**Exercise goal**
Within the data below, count the lines that include the word "raft". Provide the number and nothing further.
=== Section Start ===
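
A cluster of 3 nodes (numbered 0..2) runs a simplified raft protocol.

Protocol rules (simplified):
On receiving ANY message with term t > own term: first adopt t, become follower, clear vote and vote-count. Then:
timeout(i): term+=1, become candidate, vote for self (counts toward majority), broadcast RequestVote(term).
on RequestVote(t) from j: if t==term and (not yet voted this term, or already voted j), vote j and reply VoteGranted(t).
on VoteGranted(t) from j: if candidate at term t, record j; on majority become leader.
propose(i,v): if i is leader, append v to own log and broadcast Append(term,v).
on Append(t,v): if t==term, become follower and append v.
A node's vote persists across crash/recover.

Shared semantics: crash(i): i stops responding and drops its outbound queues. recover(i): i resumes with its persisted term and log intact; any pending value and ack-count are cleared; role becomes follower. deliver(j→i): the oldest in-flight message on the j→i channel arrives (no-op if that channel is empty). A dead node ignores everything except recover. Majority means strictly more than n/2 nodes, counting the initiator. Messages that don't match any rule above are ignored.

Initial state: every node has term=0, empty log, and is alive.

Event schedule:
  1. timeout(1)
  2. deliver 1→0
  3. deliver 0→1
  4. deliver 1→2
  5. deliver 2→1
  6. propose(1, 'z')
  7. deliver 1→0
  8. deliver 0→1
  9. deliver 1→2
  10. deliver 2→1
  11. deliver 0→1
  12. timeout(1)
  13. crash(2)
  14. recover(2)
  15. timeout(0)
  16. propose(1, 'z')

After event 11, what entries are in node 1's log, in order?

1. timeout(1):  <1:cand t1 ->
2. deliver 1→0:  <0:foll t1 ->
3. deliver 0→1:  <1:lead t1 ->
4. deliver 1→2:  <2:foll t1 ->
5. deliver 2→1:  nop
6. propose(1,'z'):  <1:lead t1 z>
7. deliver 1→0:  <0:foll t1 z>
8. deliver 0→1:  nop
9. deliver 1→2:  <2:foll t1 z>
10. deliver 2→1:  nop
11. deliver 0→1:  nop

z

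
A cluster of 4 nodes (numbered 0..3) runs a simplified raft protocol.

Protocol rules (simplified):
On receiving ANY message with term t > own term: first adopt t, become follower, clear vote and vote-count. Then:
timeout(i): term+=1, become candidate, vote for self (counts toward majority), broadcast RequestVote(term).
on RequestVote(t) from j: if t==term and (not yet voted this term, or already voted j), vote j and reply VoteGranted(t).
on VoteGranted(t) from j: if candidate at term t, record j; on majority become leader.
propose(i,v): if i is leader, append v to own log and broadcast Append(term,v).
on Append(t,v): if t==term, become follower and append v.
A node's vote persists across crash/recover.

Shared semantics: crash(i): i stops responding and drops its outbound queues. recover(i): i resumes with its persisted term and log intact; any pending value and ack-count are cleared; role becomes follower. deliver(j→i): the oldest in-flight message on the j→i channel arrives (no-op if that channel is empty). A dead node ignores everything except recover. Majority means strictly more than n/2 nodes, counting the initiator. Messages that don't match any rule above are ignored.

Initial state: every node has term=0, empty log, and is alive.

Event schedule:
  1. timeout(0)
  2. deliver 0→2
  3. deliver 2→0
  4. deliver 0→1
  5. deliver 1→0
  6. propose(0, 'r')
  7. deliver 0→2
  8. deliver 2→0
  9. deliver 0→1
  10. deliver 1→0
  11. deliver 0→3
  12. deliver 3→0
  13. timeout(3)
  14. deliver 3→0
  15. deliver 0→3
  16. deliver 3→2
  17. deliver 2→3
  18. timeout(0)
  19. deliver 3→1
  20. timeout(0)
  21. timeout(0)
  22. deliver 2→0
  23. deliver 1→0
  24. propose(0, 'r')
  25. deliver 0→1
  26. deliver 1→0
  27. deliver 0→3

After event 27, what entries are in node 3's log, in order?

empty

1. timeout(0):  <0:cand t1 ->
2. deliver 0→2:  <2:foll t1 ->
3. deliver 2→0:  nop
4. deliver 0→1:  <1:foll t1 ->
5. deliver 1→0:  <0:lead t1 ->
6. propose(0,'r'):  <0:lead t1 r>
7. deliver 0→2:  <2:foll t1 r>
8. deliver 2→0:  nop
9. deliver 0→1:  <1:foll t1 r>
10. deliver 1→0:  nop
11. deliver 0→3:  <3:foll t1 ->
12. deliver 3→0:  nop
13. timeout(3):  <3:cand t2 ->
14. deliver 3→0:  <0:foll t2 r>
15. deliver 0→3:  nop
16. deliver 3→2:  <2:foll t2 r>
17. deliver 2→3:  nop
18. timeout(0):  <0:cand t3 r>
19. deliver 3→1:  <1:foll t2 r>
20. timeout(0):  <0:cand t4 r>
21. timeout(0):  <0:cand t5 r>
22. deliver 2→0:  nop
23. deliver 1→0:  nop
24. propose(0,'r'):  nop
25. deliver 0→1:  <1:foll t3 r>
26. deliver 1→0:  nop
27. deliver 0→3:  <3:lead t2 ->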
=== Section End ===
=== Section Start ===
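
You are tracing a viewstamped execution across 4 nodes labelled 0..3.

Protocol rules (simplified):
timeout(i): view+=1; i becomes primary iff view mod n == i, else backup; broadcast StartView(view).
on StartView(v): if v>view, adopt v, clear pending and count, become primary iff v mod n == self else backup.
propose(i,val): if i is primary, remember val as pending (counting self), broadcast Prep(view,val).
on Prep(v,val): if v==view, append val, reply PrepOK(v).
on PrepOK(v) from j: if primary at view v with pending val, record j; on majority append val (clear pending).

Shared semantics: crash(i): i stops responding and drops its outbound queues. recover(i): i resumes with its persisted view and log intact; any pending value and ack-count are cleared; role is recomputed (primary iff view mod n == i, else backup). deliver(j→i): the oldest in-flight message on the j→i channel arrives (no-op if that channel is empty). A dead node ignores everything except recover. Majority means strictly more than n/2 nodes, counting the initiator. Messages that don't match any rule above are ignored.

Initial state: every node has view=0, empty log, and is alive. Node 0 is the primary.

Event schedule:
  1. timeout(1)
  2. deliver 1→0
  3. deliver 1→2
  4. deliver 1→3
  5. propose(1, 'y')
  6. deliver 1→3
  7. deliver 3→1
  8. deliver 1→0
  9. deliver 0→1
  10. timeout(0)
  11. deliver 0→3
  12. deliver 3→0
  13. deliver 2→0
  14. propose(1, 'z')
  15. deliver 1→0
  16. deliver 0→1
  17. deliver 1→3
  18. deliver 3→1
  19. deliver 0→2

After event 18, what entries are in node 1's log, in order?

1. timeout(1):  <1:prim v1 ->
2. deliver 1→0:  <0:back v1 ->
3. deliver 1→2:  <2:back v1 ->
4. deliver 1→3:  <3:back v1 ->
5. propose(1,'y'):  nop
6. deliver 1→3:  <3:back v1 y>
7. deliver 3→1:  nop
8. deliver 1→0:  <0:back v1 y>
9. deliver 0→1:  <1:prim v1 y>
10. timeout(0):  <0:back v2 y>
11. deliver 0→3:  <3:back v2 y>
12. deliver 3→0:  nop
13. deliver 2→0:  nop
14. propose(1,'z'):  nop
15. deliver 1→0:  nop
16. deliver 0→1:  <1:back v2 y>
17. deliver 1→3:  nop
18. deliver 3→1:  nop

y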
=== Section End ===
**Final answer**
2